## Required work
Copy exactly the line containing "Let g + 2 = 106." and all lines after it, through the last line of the material below; omit everything before it.

## Excerpted data
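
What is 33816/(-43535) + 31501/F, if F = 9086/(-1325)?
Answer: -1817406998551/395559010 ≈ -4594.5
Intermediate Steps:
F = -9086/1325 (F = 9086*(-1/1325) = -9086/1325 ≈ -6.8574)
33816/(-43535) + 31501/F = 33816/(-43535) + 31501/(-9086/1325) = 33816*(-1/43535) + 31501*(-1325/9086) = -33816/43535 - 41738825/9086 = -1817406998551/395559010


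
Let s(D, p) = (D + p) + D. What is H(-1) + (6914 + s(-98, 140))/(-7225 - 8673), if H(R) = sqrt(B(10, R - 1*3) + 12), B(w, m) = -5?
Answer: -3429/7949 + sqrt(7) ≈ 2.2144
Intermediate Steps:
s(D, p) = p + 2*D
H(R) = sqrt(7) (H(R) = sqrt(-5 + 12) = sqrt(7))
H(-1) + (6914 + s(-98, 140))/(-7225 - 8673) = sqrt(7) + (6914 + (140 + 2*(-98)))/(-7225 - 8673) = sqrt(7) + (6914 + (140 - 196))/(-15898) = sqrt(7) + (6914 - 56)*(-1/15898) = sqrt(7) + 6858*(-1/15898) = sqrt(7) - 3429/7949 = -3429/7949 + sqrt(7)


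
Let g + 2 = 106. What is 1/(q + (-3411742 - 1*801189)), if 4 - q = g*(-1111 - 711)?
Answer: -1/4023439 ≈ -2.4854e-7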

## Exercise output
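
Let g + 2 = 106. What is 1/(q + (-3411742 - 1*801189)), if 4 - q = g*(-1111 - 711)?
Answer: -1/4023439 ≈ -2.4854e-7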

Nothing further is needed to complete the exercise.